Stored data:
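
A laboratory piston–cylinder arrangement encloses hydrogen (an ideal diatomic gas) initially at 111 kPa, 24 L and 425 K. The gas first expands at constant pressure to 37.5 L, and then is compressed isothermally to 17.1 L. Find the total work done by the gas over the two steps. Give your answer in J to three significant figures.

Step 1 (isobaric): W = PΔV = (111 kPa)(37.5 − 24 L) = 1498 J.
After step 1: P = 111 kPa, V = 37.5 L, T = 664.1 K.
Step 2 (isothermal): W = P₁V₁ ln(V₂/V₁) = (4162) ln(17.1/37.5) = -3269 J.
W_total = 1498 − 3269 = -1770 J.

W_total ≈ -1770 J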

**TASK PROMPT**
With every line intact, print the records above again.

**EXPECTED ANSWER**
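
A laboratory piston–cylinder arrangement encloses hydrogen (an ideal diatomic gas) initially at 111 kPa, 24 L and 425 K. The gas first expands at constant pressure to 37.5 L, and then is compressed isothermally to 17.1 L. Find the total work done by the gas over the two steps. Give your answer in J to three significant figures.

Step 1 (isobaric): W = PΔV = (111 kPa)(37.5 − 24 L) = 1498 J.
After step 1: P = 111 kPa, V = 37.5 L, T = 664.1 K.
Step 2 (isothermal): W = P₁V₁ ln(V₂/V₁) = (4162) ln(17.1/37.5) = -3269 J.
W_total = 1498 − 3269 = -1770 J.

W_total ≈ -1770 J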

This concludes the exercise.